--- Input data Enclosed Below ---
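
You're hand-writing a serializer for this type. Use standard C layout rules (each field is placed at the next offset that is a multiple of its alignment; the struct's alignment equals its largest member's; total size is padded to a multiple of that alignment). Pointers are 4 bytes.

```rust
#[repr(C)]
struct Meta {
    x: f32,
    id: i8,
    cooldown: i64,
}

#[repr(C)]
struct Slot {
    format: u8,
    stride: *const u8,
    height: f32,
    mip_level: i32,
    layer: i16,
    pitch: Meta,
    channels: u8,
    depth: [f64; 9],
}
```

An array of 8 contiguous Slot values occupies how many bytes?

960

Meta: x at 0 (size 4, align 4) → ends 4; id at 4 (size 1, align 1) → ends 5; pad 3 to align 8 for cooldown; cooldown at 8 (size 8, align 8) → ends 16; total 16 bytes, alignment 8
format at 0 (size 1, align 1) → ends 1
pad 3 to align 4 for stride
stride at 4 (size 4, align 4) → ends 8
height at 8 (size 4, align 4) → ends 12
mip_level at 12 (size 4, align 4) → ends 16
layer at 16 (size 2, align 2) → ends 18
pad 6 to align 8 for pitch
pitch at 24 (size 16, align 8) → ends 40
channels at 40 (size 1, align 1) → ends 41
pad 7 to align 8 for depth
depth at 48 (size 72, align 8) → ends 120
total 120 bytes, alignment 8
array of 8: 8 × 120 = 960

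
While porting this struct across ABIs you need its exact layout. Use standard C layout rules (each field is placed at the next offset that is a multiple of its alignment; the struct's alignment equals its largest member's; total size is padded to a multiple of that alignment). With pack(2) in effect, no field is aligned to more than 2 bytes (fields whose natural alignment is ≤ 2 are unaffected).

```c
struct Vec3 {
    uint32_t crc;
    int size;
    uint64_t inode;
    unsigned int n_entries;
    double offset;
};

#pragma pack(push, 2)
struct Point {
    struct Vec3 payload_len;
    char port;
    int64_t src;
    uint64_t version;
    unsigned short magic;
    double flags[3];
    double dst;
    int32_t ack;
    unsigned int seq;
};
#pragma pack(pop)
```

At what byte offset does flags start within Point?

52

Vec3: 0..4  crc  (4B, 4-aligned); 4..8  size  (4B, 4-aligned); 8..16  inode  (8B, 8-aligned); 16..20  n_entries  (4B, 4-aligned); 20..24  -- padding (4B); 24..32  offset  (8B, 8-aligned); sizeof = 32, alignof = 8
0..32  payload_len  (32B, 2-aligned)
32..33  port  (1B, 1-aligned)
33..34  -- padding (1B)
34..42  src  (8B, 2-aligned)
42..50  version  (8B, 2-aligned)
50..52  magic  (2B, 2-aligned)
52..76  flags  (24B, 2-aligned)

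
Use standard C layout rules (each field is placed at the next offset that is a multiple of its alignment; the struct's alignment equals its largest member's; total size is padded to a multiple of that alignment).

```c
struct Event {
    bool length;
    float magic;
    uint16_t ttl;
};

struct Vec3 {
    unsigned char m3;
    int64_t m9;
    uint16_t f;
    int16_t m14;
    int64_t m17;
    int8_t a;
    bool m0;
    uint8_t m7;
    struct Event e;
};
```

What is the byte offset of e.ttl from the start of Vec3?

44

Event: @0: length [1B, align 1] → 1; +3 pad (align 4); @4: magic [4B, align 4] → 8; @8: ttl [2B, align 2] → 10; +2 tail pad (align 4); size 12, align 4
@0: m3 [1B, align 1] → 1
+7 pad (align 8)
@8: m9 [8B, align 8] → 16
@16: f [2B, align 2] → 18
@18: m14 [2B, align 2] → 20
+4 pad (align 8)
@24: m17 [8B, align 8] → 32
@32: a [1B, align 1] → 33
@33: m0 [1B, align 1] → 34
@34: m7 [1B, align 1] → 35
+1 pad (align 4)
@36: e [12B, align 4] → 48
within Event: ttl at 8
36 + 8 = 44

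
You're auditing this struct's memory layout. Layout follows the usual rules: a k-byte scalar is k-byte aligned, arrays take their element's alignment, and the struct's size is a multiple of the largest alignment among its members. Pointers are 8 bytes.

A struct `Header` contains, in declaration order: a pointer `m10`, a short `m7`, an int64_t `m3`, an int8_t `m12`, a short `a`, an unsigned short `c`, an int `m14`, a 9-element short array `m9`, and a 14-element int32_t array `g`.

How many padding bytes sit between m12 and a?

0..8  m10  (8B, 8-aligned)
8..10  m7  (2B, 2-aligned)
10..16  -- padding (6B)
16..24  m3  (8B, 8-aligned)
24..25  m12  (1B, 1-aligned)
25..26  -- padding (1B)
26..28  a  (2B, 2-aligned)

1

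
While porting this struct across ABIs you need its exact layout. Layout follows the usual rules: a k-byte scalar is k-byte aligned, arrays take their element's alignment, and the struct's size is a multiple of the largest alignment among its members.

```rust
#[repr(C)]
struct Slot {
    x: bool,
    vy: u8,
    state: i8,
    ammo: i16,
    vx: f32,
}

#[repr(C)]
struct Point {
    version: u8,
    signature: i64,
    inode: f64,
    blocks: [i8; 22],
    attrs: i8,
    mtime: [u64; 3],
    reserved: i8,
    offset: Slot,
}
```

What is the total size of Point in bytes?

88 bytes

Slot: 0..1  x  (1B, 1-aligned); 1..2  vy  (1B, 1-aligned); 2..3  state  (1B, 1-aligned); 3..4  -- padding (1B); 4..6  ammo  (2B, 2-aligned); 6..8  -- padding (2B); 8..12  vx  (4B, 4-aligned); sizeof = 12, alignof = 4
0..1  version  (1B, 1-aligned)
1..8  -- padding (7B)
8..16  signature  (8B, 8-aligned)
16..24  inode  (8B, 8-aligned)
24..46  blocks  (22B, 1-aligned)
46..47  attrs  (1B, 1-aligned)
47..48  -- padding (1B)
48..72  mtime  (24B, 8-aligned)
72..73  reserved  (1B, 1-aligned)
73..76  -- padding (3B)
76..88  offset  (12B, 4-aligned)
sizeof = 88, alignof = 8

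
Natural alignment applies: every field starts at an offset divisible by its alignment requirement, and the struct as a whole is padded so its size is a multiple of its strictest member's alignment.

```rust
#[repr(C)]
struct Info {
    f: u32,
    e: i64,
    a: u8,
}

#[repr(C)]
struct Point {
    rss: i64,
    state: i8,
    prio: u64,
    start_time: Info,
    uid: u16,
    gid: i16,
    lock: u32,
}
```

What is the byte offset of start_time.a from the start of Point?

Info: f at 0 (size 4, align 4) → ends 4; pad 4 to align 8 for e; e at 8 (size 8, align 8) → ends 16; a at 16 (size 1, align 1) → ends 17; tail pad 7 to reach multiple of 8; total 24 bytes, alignment 8
rss at 0 (size 8, align 8) → ends 8
state at 8 (size 1, align 1) → ends 9
pad 7 to align 8 for prio
prio at 16 (size 8, align 8) → ends 24
start_time at 24 (size 24, align 8) → ends 48
within Info: a at 16
24 + 16 = 40

40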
--- End of Enclosed Input data ---
◆ Task description: Write out every entry again, exactly as it appears.

◆ Expected answer:
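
You're hand-writing a serializer for this type. Use standard C layout rules (each field is placed at the next offset that is a multiple of its alignment; the struct's alignment equals its largest member's; total size is padded to a multiple of that alignment). Pointers are 4 bytes.

```rust
#[repr(C)]
struct Meta {
    x: f32,
    id: i8,
    cooldown: i64,
}

#[repr(C)]
struct Slot {
    format: u8,
    stride: *const u8,
    height: f32,
    mip_level: i32,
    layer: i16,
    pitch: Meta,
    channels: u8,
    depth: [f64; 9],
}
```

An array of 8 contiguous Slot values occupies how many bytes?

960

Meta: x at 0 (size 4, align 4) → ends 4; id at 4 (size 1, align 1) → ends 5; pad 3 to align 8 for cooldown; cooldown at 8 (size 8, align 8) → ends 16; total 16 bytes, alignment 8
format at 0 (size 1, align 1) → ends 1
pad 3 to align 4 for stride
stride at 4 (size 4, align 4) → ends 8
height at 8 (size 4, align 4) → ends 12
mip_level at 12 (size 4, align 4) → ends 16
layer at 16 (size 2, align 2) → ends 18
pad 6 to align 8 for pitch
pitch at 24 (size 16, align 8) → ends 40
channels at 40 (size 1, align 1) → ends 41
pad 7 to align 8 for depth
depth at 48 (size 72, align 8) → ends 120
total 120 bytes, alignment 8
array of 8: 8 × 120 = 960

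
While porting this struct across ABIs you need its exact layout. Use standard C layout rules (each field is placed at the next offset that is a multiple of its alignment; the struct's alignment equals its largest member's; total size is padded to a multiple of that alignment). With pack(2) in effect, no field is aligned to more than 2 bytes (fields whose natural alignment is ≤ 2 are unaffected).

```c
struct Vec3 {
    uint32_t crc;
    int size;
    uint64_t inode;
    unsigned int n_entries;
    double offset;
};

#pragma pack(push, 2)
struct Point {
    struct Vec3 payload_len;
    char port;
    int64_t src;
    uint64_t version;
    unsigned short magic;
    double flags[3];
    double dst;
    int32_t ack;
    unsigned int seq;
};
#pragma pack(pop)
```

At what byte offset does flags start within Point?

52

Vec3: 0..4  crc  (4B, 4-aligned); 4..8  size  (4B, 4-aligned); 8..16  inode  (8B, 8-aligned); 16..20  n_entries  (4B, 4-aligned); 20..24  -- padding (4B); 24..32  offset  (8B, 8-aligned); sizeof = 32, alignof = 8
0..32  payload_len  (32B, 2-aligned)
32..33  port  (1B, 1-aligned)
33..34  -- padding (1B)
34..42  src  (8B, 2-aligned)
42..50  version  (8B, 2-aligned)
50..52  magic  (2B, 2-aligned)
52..76  flags  (24B, 2-aligned)

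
Use standard C layout rules (each field is placed at the next offset that is a multiple of its alignment; the struct's alignment equals its largest member's; total size is padded to a multiple of that alignment).

```c
struct Event {
    bool length;
    float magic;
    uint16_t ttl;
};

struct Vec3 {
    unsigned char m3;
    int64_t m9;
    uint16_t f;
    int16_t m14;
    int64_t m17;
    int8_t a;
    bool m0;
    uint8_t m7;
    struct Event e;
};
```

What is the byte offset of e.ttl from the start of Vec3?

44

Event: @0: length [1B, align 1] → 1; +3 pad (align 4); @4: magic [4B, align 4] → 8; @8: ttl [2B, align 2] → 10; +2 tail pad (align 4); size 12, align 4
@0: m3 [1B, align 1] → 1
+7 pad (align 8)
@8: m9 [8B, align 8] → 16
@16: f [2B, align 2] → 18
@18: m14 [2B, align 2] → 20
+4 pad (align 8)
@24: m17 [8B, align 8] → 32
@32: a [1B, align 1] → 33
@33: m0 [1B, align 1] → 34
@34: m7 [1B, align 1] → 35
+1 pad (align 4)
@36: e [12B, align 4] → 48
within Event: ttl at 8
36 + 8 = 44

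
You're auditing this struct's memory layout. Layout follows the usual rules: a k-byte scalar is k-byte aligned, arrays take their element's alignment, and the struct's size is a multiple of the largest alignment among its members. Pointers are 8 bytes.

A struct `Header` contains, in declaration order: a pointer `m10`, a short `m7`, an int64_t `m3`, an int8_t `m12`, a short `a`, an unsigned short `c`, an int `m14`, a 9-element short array `m9`, and a 14-element int32_t array `g`.

How many padding bytes sit between m12 and a?

0..8  m10  (8B, 8-aligned)
8..10  m7  (2B, 2-aligned)
10..16  -- padding (6B)
16..24  m3  (8B, 8-aligned)
24..25  m12  (1B, 1-aligned)
25..26  -- padding (1B)
26..28  a  (2B, 2-aligned)

1

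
While porting this struct across ABIs you need its exact layout. Layout follows the usual rules: a k-byte scalar is k-byte aligned, arrays take their element's alignment, and the struct's size is a multiple of the largest alignment among its members.

```rust
#[repr(C)]
struct Slot {
    x: bool,
    vy: u8,
    state: i8,
    ammo: i16,
    vx: f32,
}

#[repr(C)]
struct Point {
    version: u8,
    signature: i64,
    inode: f64,
    blocks: [i8; 22],
    attrs: i8,
    mtime: [u64; 3],
    reserved: i8,
    offset: Slot,
}
```

What is the total size of Point in bytes?

88 bytes

Slot: 0..1  x  (1B, 1-aligned); 1..2  vy  (1B, 1-aligned); 2..3  state  (1B, 1-aligned); 3..4  -- padding (1B); 4..6  ammo  (2B, 2-aligned); 6..8  -- padding (2B); 8..12  vx  (4B, 4-aligned); sizeof = 12, alignof = 4
0..1  version  (1B, 1-aligned)
1..8  -- padding (7B)
8..16  signature  (8B, 8-aligned)
16..24  inode  (8B, 8-aligned)
24..46  blocks  (22B, 1-aligned)
46..47  attrs  (1B, 1-aligned)
47..48  -- padding (1B)
48..72  mtime  (24B, 8-aligned)
72..73  reserved  (1B, 1-aligned)
73..76  -- padding (3B)
76..88  offset  (12B, 4-aligned)
sizeof = 88, alignof = 8

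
Natural alignment applies: every field starts at an offset divisible by its alignment requirement, and the struct as a whole is padded so its size is a multiple of its strictest member's alignment.

```rust
#[repr(C)]
struct Info {
    f: u32,
    e: i64,
    a: u8,
}

#[repr(C)]
struct Point {
    rss: i64,
    state: i8,
    prio: u64,
    start_time: Info,
    uid: u16,
    gid: i16,
    lock: u32,
}
```

What is the byte offset of start_time.a from the start of Point?

Info: f at 0 (size 4, align 4) → ends 4; pad 4 to align 8 for e; e at 8 (size 8, align 8) → ends 16; a at 16 (size 1, align 1) → ends 17; tail pad 7 to reach multiple of 8; total 24 bytes, alignment 8
rss at 0 (size 8, align 8) → ends 8
state at 8 (size 1, align 1) → ends 9
pad 7 to align 8 for prio
prio at 16 (size 8, align 8) → ends 24
start_time at 24 (size 24, align 8) → ends 48
within Info: a at 16
24 + 16 = 40

40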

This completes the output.